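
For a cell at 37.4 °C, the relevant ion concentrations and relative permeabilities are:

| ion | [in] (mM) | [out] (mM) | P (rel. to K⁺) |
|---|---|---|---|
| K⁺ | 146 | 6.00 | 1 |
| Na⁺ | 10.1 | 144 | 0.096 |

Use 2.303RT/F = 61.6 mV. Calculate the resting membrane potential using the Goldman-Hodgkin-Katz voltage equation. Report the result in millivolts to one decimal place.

Vm = 61.6 · log₁₀[(Σ P·[cation]ₒ + Σ P·[anion]ᵢ) / (Σ P·[cation]ᵢ + Σ P·[anion]ₒ)]
Numerator = 1×6.00 + 0.096×144 = 19.82
Denominator = 1×146 + 0.096×10.1 = 147
Vm = 61.6 · log₁₀(0.13489) = 61.6 × (-0.8700) = -53.59 mV

-53.6 mV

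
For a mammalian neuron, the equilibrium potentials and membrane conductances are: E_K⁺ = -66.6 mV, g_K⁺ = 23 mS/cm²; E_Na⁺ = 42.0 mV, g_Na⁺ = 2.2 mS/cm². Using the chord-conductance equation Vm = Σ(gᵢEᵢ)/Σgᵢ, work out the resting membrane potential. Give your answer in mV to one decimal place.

-57.1 mV

Σ gᵢEᵢ = 23·(-66.6) + 2.2·(42.0) = -1439.40
Σ gᵢ = 23 + 2.2 = 25.2
Vm = -1439.40 / 25.2 = -57.12 mV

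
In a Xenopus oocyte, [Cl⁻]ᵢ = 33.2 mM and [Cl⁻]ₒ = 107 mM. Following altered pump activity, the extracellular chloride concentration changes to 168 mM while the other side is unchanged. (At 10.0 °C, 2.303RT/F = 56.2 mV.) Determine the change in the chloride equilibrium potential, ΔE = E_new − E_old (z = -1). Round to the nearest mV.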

> Task details
Output the material in full, exactly as it appears.

> Task output
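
For a cell at 37.4 °C, the relevant ion concentrations and relative permeabilities are:

| ion | [in] (mM) | [out] (mM) | P (rel. to K⁺) |
|---|---|---|---|
| K⁺ | 146 | 6.00 | 1 |
| Na⁺ | 10.1 | 144 | 0.096 |

Use 2.303RT/F = 61.6 mV. Calculate the resting membrane potential using the Goldman-Hodgkin-Katz voltage equation. Report the result in millivolts to one decimal place.

Vm = 61.6 · log₁₀[(Σ P·[cation]ₒ + Σ P·[anion]ᵢ) / (Σ P·[cation]ᵢ + Σ P·[anion]ₒ)]
Numerator = 1×6.00 + 0.096×144 = 19.82
Denominator = 1×146 + 0.096×10.1 = 147
Vm = 61.6 · log₁₀(0.13489) = 61.6 × (-0.8700) = -53.59 mV

-53.6 mV

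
For a mammalian neuron, the equilibrium potentials and membrane conductances are: E_K⁺ = -66.6 mV, g_K⁺ = 23 mS/cm²; E_Na⁺ = 42.0 mV, g_Na⁺ = 2.2 mS/cm². Using the chord-conductance equation Vm = Σ(gᵢEᵢ)/Σgᵢ, work out the resting membrane potential. Give your answer in mV to one decimal place.

-57.1 mV

Σ gᵢEᵢ = 23·(-66.6) + 2.2·(42.0) = -1439.40
Σ gᵢ = 23 + 2.2 = 25.2
Vm = -1439.40 / 25.2 = -57.12 mV

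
In a Xenopus oocyte, [Cl⁻]ᵢ = 33.2 mM and [Cl⁻]ₒ = 107 mM. Following altered pump activity, the extracellular chloride concentration changes to 168 mM while the other side is unchanged. (At 10.0 °C, 2.303RT/F = 56.2 mV.) Determine the change in the chloride equilibrium potential, ΔE = E_new − E_old (z = -1). Round to the nearest mV.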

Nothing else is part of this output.